:: Source material ::
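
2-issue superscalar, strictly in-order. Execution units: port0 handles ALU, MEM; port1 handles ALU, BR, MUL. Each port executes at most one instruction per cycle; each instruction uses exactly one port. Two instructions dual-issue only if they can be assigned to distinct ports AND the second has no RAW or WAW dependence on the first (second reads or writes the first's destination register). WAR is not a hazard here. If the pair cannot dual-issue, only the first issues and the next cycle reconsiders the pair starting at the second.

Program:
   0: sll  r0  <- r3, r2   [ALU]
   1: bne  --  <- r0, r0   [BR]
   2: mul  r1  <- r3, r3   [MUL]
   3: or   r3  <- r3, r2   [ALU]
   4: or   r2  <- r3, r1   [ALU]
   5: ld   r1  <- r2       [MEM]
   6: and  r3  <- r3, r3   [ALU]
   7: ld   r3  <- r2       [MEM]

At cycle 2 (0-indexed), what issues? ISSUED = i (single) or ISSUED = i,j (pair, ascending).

ISSUED = 2,3

t=0 i0:sll.ALU ; RAW r0
t=1 i1:bne.BR ; no-port BR/MUL
t=2 i2&i3:mul.MUL or.ALU ; pair
t=3 i4:or.ALU ; RAW r2
t=4 i5&i6:ld.MEM and.ALU ; pair
t=5 i7:ld.MEM ; tail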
:::
Your answer should be the data above, retyped in full and unaltered.

§ **Result**:
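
2-issue superscalar, strictly in-order. Execution units: port0 handles ALU, MEM; port1 handles ALU, BR, MUL. Each port executes at most one instruction per cycle; each instruction uses exactly one port. Two instructions dual-issue only if they can be assigned to distinct ports AND the second has no RAW or WAW dependence on the first (second reads or writes the first's destination register). WAR is not a hazard here. If the pair cannot dual-issue, only the first issues and the next cycle reconsiders the pair starting at the second.

Program:
   0: sll  r0  <- r3, r2   [ALU]
   1: bne  --  <- r0, r0   [BR]
   2: mul  r1  <- r3, r3   [MUL]
   3: or   r3  <- r3, r2   [ALU]
   4: or   r2  <- r3, r1   [ALU]
   5: ld   r1  <- r2       [MEM]
   6: and  r3  <- r3, r3   [ALU]
   7: ld   r3  <- r2       [MEM]

At cycle 2 (0-indexed), what issues? ISSUED = i (single) or ISSUED = i,j (pair, ascending).

ISSUED = 2,3

t=0 i0:sll.ALU ; RAW r0
t=1 i1:bne.BR ; no-port BR/MUL
t=2 i2&i3:mul.MUL or.ALU ; pair
t=3 i4:or.ALU ; RAW r2
t=4 i5&i6:ld.MEM and.ALU ; pair
t=5 i7:ld.MEM ; tail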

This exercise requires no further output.